Raw data:
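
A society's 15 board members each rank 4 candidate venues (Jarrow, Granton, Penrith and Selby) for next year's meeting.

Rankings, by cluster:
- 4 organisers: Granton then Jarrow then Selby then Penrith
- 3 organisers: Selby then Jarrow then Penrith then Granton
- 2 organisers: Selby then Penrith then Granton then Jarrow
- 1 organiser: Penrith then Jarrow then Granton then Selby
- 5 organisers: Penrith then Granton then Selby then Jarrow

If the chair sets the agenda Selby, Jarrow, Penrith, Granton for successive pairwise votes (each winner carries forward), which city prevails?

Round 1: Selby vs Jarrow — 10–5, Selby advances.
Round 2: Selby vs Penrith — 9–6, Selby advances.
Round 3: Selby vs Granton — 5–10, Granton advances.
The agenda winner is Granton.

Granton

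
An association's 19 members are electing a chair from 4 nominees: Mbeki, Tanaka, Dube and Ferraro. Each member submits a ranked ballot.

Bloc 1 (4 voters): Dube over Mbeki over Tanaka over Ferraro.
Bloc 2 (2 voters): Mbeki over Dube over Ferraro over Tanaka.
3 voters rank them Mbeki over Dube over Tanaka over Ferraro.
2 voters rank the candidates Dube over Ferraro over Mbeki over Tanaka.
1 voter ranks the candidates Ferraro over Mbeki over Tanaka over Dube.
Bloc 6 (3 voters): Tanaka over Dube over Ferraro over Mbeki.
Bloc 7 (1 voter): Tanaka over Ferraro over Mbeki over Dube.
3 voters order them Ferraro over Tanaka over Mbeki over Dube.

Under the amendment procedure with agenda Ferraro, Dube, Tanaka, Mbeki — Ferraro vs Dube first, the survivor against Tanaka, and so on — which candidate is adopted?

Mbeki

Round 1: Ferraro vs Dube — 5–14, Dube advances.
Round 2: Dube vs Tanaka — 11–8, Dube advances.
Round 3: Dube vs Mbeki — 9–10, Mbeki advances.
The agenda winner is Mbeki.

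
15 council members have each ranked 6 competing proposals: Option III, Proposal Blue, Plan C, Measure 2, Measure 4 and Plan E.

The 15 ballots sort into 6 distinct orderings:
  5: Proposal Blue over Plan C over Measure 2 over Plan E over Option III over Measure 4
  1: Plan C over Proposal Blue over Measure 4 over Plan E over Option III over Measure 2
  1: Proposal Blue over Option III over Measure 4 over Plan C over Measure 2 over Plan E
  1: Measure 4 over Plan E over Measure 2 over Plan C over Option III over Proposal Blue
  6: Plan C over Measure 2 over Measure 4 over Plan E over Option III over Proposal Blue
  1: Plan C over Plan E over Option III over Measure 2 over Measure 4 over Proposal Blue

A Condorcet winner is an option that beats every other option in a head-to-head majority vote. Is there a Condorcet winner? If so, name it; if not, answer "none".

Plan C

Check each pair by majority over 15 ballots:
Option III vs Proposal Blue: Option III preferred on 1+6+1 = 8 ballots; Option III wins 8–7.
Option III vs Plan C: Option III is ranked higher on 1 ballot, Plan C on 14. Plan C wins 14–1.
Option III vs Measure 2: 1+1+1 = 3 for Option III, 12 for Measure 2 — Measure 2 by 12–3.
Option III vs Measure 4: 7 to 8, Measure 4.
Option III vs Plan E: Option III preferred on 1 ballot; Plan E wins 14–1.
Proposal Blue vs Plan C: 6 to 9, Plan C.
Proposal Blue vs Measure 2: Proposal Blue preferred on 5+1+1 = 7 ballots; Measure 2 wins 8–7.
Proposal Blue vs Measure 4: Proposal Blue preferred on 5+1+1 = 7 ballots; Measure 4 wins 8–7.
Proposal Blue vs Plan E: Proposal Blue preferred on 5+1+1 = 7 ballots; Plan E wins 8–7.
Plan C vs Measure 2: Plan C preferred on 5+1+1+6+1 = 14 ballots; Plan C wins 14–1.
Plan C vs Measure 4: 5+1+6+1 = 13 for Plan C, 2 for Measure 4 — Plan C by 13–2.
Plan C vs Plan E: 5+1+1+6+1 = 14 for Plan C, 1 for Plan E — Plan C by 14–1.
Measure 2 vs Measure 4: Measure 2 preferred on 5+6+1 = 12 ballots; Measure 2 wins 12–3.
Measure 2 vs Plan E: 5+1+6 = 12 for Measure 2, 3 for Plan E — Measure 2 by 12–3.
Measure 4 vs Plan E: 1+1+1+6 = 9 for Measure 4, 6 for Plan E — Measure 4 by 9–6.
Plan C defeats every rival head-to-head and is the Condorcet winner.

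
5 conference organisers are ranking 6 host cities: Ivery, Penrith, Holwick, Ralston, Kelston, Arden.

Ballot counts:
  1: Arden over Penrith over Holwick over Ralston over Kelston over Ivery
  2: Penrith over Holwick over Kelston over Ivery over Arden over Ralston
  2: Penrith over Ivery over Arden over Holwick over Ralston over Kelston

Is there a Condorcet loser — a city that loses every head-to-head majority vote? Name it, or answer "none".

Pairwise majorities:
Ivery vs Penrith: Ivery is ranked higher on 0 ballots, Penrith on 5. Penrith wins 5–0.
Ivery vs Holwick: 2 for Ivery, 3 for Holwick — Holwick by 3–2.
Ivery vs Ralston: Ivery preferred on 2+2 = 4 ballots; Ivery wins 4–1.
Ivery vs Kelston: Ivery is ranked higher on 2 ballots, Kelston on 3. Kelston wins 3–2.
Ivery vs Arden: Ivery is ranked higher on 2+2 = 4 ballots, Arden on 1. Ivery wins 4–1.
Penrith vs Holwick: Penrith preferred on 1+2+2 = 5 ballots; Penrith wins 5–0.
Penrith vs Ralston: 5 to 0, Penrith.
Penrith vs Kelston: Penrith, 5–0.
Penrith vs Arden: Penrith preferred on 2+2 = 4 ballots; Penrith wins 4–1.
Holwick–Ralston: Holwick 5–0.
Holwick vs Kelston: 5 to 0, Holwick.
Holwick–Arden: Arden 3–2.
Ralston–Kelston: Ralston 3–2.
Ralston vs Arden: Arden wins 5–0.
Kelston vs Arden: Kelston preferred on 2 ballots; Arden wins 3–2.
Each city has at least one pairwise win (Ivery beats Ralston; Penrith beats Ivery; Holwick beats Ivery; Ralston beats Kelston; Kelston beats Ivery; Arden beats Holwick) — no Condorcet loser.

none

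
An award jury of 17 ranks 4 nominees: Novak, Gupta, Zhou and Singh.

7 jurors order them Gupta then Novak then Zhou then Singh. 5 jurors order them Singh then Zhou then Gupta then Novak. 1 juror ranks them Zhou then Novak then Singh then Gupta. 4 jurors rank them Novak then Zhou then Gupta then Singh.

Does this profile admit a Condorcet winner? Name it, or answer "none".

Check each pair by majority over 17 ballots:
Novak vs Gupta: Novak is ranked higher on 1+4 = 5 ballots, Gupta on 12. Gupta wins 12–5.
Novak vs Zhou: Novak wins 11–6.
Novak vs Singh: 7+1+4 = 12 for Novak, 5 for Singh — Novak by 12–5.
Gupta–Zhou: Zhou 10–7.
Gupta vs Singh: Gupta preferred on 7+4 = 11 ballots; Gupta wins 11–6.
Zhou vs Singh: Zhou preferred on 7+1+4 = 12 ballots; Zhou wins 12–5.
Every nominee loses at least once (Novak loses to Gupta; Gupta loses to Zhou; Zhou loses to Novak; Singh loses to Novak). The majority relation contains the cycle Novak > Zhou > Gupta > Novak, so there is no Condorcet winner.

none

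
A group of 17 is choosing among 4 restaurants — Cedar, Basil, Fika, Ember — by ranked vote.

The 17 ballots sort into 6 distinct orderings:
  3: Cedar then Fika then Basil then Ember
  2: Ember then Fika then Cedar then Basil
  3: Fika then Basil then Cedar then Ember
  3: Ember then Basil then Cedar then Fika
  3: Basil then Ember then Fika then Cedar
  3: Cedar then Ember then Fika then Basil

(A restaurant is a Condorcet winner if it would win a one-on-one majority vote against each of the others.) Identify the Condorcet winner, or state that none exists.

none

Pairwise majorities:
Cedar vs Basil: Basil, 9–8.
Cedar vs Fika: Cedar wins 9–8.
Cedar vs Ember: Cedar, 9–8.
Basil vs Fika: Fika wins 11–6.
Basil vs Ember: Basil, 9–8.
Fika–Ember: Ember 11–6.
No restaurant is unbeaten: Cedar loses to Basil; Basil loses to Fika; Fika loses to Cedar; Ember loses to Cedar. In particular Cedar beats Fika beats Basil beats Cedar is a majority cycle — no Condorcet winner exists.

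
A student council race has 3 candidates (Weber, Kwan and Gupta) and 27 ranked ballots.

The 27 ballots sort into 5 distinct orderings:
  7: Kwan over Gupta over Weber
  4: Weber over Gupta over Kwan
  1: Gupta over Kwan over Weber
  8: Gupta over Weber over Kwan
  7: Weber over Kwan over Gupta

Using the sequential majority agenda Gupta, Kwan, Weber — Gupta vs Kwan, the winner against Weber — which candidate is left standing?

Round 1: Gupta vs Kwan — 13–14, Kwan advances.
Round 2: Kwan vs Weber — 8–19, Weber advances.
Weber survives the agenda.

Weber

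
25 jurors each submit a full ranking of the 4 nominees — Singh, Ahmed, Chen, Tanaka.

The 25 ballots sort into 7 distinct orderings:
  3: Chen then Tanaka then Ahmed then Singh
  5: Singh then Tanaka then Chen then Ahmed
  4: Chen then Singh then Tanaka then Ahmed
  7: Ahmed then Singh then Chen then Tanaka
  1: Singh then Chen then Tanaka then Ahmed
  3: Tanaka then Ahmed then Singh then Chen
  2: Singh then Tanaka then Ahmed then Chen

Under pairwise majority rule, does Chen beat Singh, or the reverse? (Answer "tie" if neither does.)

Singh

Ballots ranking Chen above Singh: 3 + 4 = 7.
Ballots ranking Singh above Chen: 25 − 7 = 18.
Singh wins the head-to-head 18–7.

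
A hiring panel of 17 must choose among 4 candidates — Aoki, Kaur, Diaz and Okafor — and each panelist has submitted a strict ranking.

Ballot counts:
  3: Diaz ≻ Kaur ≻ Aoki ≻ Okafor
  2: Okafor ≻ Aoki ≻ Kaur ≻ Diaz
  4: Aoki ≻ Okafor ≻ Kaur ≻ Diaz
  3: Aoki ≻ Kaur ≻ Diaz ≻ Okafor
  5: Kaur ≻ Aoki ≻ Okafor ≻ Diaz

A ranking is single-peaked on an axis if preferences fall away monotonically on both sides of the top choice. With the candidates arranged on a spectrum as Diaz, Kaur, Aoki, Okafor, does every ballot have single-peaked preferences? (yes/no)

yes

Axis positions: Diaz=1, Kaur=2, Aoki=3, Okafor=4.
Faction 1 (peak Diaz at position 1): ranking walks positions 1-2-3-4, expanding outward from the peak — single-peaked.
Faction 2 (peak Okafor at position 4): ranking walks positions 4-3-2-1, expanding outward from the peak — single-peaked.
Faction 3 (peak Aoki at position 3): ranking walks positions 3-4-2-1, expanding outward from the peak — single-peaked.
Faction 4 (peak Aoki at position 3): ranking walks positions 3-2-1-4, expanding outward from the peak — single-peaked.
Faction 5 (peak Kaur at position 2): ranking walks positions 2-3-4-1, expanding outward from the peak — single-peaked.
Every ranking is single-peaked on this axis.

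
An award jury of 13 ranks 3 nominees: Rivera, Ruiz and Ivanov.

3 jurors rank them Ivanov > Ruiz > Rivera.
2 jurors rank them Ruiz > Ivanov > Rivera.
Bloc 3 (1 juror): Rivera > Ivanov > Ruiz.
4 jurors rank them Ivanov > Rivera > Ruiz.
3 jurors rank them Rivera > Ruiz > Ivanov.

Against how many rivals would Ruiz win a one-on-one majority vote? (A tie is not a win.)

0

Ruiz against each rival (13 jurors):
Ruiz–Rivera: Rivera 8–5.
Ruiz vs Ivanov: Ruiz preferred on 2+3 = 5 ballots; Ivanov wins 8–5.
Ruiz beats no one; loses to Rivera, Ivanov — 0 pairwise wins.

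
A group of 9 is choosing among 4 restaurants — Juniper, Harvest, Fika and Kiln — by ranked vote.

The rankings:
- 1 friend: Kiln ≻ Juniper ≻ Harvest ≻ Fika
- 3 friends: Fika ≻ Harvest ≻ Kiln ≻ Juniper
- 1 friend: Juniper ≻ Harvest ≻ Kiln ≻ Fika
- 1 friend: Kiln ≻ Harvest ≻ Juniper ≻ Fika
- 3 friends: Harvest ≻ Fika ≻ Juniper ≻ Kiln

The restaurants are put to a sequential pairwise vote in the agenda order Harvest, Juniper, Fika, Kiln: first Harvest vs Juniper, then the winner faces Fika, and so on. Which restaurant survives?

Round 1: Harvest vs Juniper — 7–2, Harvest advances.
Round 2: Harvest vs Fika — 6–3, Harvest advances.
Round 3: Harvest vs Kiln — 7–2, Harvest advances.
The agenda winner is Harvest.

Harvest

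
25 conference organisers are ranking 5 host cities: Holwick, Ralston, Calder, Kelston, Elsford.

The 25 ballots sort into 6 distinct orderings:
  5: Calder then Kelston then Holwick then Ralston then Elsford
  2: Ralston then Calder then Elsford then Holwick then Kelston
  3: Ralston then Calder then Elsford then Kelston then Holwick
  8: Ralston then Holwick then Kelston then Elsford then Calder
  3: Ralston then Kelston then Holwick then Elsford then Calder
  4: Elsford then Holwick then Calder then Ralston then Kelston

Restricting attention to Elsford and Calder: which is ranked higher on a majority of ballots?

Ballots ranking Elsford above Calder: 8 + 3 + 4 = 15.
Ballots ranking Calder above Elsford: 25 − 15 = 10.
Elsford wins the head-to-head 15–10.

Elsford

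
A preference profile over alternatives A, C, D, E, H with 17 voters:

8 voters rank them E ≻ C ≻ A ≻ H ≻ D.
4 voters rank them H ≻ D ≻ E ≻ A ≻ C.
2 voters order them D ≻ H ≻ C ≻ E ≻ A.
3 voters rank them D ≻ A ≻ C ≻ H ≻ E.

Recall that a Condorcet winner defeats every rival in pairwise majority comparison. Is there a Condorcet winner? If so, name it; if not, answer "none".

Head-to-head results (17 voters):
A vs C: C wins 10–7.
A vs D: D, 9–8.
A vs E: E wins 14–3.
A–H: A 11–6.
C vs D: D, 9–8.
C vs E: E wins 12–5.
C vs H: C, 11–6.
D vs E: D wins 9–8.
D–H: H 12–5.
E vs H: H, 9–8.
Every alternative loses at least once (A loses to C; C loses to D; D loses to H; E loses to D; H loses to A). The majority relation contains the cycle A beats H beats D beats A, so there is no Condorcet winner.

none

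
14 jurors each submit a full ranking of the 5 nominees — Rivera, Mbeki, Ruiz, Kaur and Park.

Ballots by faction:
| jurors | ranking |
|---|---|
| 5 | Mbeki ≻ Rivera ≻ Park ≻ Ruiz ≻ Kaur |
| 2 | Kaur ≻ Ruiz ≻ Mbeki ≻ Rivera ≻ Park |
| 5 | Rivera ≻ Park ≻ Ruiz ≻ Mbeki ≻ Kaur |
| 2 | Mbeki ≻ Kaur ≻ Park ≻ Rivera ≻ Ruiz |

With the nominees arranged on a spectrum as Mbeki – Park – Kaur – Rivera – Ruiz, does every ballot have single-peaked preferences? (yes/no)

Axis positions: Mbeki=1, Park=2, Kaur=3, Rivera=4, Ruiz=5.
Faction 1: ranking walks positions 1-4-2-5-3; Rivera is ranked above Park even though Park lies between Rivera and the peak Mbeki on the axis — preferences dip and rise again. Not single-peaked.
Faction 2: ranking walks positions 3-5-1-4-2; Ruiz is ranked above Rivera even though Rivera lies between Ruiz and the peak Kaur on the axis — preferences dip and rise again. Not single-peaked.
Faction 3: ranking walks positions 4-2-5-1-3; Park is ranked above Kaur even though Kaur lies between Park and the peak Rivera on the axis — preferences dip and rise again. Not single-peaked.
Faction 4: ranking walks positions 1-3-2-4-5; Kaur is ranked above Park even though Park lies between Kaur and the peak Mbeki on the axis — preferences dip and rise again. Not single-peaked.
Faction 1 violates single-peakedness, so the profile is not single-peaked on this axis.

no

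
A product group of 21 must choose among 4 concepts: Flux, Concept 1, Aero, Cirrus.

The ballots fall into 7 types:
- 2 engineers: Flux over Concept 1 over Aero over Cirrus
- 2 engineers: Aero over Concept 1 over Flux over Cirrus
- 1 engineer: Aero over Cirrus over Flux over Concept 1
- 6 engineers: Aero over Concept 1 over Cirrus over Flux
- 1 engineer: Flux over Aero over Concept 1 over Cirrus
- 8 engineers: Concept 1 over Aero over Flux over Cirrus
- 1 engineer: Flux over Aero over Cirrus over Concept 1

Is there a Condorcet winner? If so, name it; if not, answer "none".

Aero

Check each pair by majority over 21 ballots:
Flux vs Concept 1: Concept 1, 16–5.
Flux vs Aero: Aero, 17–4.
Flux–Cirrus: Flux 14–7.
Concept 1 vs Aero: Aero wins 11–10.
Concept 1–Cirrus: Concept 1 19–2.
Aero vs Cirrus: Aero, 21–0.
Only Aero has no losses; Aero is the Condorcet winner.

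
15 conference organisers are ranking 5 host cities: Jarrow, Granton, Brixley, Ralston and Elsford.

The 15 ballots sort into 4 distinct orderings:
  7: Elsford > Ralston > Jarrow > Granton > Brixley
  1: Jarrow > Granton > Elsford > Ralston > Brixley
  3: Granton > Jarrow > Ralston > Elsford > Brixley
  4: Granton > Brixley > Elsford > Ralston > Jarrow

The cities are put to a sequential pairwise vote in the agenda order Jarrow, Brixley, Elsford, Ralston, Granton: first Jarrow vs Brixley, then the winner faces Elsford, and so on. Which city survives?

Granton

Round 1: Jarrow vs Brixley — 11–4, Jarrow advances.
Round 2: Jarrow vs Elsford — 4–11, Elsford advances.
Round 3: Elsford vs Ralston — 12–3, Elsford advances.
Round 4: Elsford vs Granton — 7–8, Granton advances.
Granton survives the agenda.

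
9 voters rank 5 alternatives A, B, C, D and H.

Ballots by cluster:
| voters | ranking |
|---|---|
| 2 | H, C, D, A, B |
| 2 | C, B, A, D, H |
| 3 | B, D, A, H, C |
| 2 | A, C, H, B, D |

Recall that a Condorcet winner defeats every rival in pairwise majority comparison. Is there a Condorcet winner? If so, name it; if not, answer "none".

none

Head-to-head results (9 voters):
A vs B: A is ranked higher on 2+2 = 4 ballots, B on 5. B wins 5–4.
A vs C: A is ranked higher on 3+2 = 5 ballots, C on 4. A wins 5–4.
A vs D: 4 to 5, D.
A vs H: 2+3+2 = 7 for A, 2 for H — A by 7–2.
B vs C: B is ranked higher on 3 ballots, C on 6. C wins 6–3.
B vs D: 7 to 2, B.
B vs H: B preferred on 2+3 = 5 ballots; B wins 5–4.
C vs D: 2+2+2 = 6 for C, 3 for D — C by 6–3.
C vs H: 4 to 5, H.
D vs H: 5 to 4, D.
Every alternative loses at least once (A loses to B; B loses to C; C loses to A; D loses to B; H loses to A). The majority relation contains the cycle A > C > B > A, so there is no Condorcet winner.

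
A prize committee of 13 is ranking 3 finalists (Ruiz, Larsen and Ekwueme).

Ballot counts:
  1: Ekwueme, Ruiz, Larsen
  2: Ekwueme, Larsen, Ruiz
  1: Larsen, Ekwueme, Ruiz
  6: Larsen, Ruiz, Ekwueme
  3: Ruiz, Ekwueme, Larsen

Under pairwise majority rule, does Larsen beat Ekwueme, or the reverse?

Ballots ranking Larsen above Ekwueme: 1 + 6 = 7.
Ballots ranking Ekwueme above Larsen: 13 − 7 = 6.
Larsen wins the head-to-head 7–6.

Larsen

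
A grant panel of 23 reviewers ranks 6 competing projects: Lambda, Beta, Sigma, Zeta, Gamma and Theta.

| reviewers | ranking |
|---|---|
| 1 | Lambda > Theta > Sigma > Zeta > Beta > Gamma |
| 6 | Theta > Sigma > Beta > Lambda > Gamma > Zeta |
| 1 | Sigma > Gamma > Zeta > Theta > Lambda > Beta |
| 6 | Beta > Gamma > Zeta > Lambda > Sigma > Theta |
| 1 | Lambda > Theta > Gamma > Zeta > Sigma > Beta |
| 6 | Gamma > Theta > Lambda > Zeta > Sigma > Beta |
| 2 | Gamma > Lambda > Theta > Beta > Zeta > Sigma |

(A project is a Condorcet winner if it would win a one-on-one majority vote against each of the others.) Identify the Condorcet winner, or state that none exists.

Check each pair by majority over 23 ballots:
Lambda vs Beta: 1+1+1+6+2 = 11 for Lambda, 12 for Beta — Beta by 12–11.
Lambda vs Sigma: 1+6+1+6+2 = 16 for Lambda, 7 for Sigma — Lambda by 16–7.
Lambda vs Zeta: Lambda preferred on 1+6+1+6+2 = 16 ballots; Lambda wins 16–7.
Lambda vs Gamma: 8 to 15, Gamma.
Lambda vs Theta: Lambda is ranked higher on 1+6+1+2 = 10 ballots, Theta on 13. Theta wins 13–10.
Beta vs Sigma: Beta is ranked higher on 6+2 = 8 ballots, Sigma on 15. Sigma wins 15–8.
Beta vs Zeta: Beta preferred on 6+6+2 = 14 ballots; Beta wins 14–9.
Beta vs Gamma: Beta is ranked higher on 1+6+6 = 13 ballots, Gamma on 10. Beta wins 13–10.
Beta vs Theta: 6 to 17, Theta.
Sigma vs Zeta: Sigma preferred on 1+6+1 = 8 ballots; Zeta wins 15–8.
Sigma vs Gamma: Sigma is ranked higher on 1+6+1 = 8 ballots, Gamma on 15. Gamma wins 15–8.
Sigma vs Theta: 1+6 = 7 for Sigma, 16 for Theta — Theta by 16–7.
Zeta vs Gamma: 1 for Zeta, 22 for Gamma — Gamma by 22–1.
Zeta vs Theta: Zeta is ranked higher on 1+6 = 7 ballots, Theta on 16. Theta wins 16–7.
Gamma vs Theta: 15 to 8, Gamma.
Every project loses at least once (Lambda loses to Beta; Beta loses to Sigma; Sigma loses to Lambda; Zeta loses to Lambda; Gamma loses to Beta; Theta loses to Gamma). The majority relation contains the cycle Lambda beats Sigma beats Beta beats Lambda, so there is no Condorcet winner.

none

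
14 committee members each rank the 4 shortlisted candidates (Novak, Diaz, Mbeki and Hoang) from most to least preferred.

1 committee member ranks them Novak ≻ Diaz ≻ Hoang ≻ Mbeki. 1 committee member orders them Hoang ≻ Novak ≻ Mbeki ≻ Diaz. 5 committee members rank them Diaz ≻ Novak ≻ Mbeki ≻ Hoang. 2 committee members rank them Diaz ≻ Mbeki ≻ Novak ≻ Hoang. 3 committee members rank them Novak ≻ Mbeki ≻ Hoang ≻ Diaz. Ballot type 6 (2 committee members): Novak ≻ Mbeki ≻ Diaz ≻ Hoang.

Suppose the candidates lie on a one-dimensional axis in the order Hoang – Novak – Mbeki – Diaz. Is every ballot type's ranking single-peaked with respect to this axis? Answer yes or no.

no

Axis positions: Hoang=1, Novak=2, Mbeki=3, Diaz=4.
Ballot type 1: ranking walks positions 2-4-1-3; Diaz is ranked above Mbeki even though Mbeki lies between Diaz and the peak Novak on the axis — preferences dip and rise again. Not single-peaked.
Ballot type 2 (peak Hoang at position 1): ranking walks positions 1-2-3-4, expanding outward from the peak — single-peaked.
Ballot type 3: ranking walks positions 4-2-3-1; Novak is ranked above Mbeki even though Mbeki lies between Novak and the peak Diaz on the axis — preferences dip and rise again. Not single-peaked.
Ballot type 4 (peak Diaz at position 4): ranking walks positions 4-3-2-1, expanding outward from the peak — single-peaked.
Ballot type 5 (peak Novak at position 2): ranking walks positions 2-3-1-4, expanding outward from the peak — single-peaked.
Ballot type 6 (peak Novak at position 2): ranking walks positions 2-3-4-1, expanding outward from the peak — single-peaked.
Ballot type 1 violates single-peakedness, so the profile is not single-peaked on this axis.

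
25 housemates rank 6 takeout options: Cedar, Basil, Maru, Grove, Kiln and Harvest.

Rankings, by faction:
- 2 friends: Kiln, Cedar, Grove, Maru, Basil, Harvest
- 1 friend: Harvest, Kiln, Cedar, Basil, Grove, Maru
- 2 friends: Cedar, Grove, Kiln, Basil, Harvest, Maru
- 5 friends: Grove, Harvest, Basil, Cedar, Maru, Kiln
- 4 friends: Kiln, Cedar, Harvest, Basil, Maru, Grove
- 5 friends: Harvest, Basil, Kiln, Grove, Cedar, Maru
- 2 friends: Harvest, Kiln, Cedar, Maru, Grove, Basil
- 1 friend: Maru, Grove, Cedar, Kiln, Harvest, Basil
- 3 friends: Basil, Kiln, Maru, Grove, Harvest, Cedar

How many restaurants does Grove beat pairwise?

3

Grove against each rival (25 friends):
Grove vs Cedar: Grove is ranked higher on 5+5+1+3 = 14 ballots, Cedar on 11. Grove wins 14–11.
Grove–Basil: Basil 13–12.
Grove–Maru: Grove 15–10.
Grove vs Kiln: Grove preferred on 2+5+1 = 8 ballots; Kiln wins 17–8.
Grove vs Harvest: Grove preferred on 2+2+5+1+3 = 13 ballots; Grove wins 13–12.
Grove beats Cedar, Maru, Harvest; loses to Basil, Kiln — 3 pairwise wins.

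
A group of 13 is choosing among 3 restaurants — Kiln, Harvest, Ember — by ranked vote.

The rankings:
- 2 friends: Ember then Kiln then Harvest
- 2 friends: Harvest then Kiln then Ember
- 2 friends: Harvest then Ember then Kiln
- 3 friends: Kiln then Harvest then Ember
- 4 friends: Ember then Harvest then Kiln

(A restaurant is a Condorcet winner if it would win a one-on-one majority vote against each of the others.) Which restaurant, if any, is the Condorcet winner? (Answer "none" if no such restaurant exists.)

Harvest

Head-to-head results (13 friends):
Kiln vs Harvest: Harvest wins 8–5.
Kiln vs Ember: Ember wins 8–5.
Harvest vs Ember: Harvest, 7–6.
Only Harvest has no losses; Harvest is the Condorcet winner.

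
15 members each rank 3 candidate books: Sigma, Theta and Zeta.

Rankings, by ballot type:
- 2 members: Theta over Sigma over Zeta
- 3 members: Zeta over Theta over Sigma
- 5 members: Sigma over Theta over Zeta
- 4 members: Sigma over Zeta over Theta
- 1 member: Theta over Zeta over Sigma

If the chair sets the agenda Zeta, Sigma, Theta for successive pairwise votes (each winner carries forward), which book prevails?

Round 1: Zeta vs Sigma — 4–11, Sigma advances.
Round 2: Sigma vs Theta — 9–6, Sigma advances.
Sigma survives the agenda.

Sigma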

Task to carry out: Beginning at the line above that contains "7: Weber over Kwan over Gupta", return each line exactly through the line that contains "1: Singh then Chen then Tanaka then Ahmed", and no others.

Finished exercise:
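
  7: Weber over Kwan over Gupta

Using the sequential majority agenda Gupta, Kwan, Weber — Gupta vs Kwan, the winner against Weber — which candidate is left standing?

Round 1: Gupta vs Kwan — 13–14, Kwan advances.
Round 2: Kwan vs Weber — 8–19, Weber advances.
Weber survives the agenda.

Weber

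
25 jurors each submit a full ranking of the 4 nominees — Singh, Ahmed, Chen, Tanaka.

The 25 ballots sort into 7 distinct orderings:
  3: Chen then Tanaka then Ahmed then Singh
  5: Singh then Tanaka then Chen then Ahmed
  4: Chen then Singh then Tanaka then Ahmed
  7: Ahmed then Singh then Chen then Tanaka
  1: Singh then Chen then Tanaka then Ahmed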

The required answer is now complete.